(What you need to do): Your response should consist of the records, reproduced exactly.

(Collected data)
--------------------------------------------------

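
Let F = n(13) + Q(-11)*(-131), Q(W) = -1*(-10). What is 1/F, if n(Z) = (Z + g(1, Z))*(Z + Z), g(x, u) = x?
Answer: -1/946 ≈ -0.0010571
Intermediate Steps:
Q(W) = 10
n(Z) = 2*Z*(1 + Z) (n(Z) = (Z + 1)*(Z + Z) = (1 + Z)*(2*Z) = 2*Z*(1 + Z))
F = -946 (F = 2*13*(1 + 13) + 10*(-131) = 2*13*14 - 1310 = 364 - 1310 = -946)
1/F = 1/(-946) = -1/946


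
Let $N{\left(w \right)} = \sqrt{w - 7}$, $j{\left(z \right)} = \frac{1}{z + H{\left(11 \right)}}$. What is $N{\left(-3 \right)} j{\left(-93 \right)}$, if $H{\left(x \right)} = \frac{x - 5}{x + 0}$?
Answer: $- \frac{11 i \sqrt{10}}{1017} \approx - 0.034204 i$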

--------------------------------------------------

(Response):
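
Let F = n(13) + Q(-11)*(-131), Q(W) = -1*(-10). What is 1/F, if n(Z) = (Z + g(1, Z))*(Z + Z), g(x, u) = x?
Answer: -1/946 ≈ -0.0010571
Intermediate Steps:
Q(W) = 10
n(Z) = 2*Z*(1 + Z) (n(Z) = (Z + 1)*(Z + Z) = (1 + Z)*(2*Z) = 2*Z*(1 + Z))
F = -946 (F = 2*13*(1 + 13) + 10*(-131) = 2*13*14 - 1310 = 364 - 1310 = -946)
1/F = 1/(-946) = -1/946


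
Let $N{\left(w \right)} = \sqrt{w - 7}$, $j{\left(z \right)} = \frac{1}{z + H{\left(11 \right)}}$. What is $N{\left(-3 \right)} j{\left(-93 \right)}$, if $H{\left(x \right)} = \frac{x - 5}{x + 0}$?
Answer: $- \frac{11 i \sqrt{10}}{1017} \approx - 0.034204 i$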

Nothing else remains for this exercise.